▶ _Task_:
Return each line in the records below that includes "along".

[Stored items]
Content starts

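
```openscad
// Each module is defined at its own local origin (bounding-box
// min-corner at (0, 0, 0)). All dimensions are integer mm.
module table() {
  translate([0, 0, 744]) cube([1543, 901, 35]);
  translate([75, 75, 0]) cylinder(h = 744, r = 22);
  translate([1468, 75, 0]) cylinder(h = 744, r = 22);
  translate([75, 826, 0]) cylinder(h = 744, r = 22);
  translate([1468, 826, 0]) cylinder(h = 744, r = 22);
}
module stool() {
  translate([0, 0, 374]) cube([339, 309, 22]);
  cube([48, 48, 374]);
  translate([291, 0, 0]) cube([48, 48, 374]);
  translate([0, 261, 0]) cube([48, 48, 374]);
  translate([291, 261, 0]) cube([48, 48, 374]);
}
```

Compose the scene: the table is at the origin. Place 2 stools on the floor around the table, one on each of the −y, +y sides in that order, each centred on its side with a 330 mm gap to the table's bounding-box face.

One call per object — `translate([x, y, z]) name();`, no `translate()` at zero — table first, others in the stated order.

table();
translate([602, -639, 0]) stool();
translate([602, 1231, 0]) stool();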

Content ends
Content starts

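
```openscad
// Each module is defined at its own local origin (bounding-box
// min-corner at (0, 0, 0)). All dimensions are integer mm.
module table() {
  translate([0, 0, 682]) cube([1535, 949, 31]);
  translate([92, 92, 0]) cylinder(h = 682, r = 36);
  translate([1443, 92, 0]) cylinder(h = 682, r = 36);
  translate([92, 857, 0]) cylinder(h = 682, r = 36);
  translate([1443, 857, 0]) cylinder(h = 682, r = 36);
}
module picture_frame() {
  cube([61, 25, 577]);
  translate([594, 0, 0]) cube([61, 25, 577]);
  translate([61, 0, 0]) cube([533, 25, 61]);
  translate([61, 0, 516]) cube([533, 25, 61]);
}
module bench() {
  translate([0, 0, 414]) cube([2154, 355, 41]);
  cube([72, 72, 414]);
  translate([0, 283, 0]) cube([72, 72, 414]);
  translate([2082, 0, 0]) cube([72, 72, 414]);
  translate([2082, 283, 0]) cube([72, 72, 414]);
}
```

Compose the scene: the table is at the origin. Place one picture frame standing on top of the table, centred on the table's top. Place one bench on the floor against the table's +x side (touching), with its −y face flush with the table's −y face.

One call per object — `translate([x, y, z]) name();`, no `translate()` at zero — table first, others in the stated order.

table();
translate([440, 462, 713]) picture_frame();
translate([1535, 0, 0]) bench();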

Content ends
Content starts

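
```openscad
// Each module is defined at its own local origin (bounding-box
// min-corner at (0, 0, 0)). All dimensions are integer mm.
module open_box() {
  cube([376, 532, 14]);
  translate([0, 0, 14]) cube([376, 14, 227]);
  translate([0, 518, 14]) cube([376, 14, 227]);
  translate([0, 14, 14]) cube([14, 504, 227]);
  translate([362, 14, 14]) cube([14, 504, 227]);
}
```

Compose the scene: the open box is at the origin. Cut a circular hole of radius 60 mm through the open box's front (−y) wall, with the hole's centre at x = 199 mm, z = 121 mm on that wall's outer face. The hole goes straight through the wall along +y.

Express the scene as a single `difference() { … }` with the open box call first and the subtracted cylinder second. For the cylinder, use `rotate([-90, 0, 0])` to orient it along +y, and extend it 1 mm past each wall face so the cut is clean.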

Content ends

▶ _Written reply_:
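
Compose the scene: the open box is at the origin. Cut a circular hole of radius 60 mm through the open box's front (−y) wall, with the hole's centre at x = 199 mm, z = 121 mm on that wall's outer face. The hole goes straight through the wall along +y.
Express the scene as a single `difference() { … }` with the open box call first and the subtracted cylinder second. For the cylinder, use `rotate([-90, 0, 0])` to orient it along +y, and extend it 1 mm past each wall face so the cut is clean.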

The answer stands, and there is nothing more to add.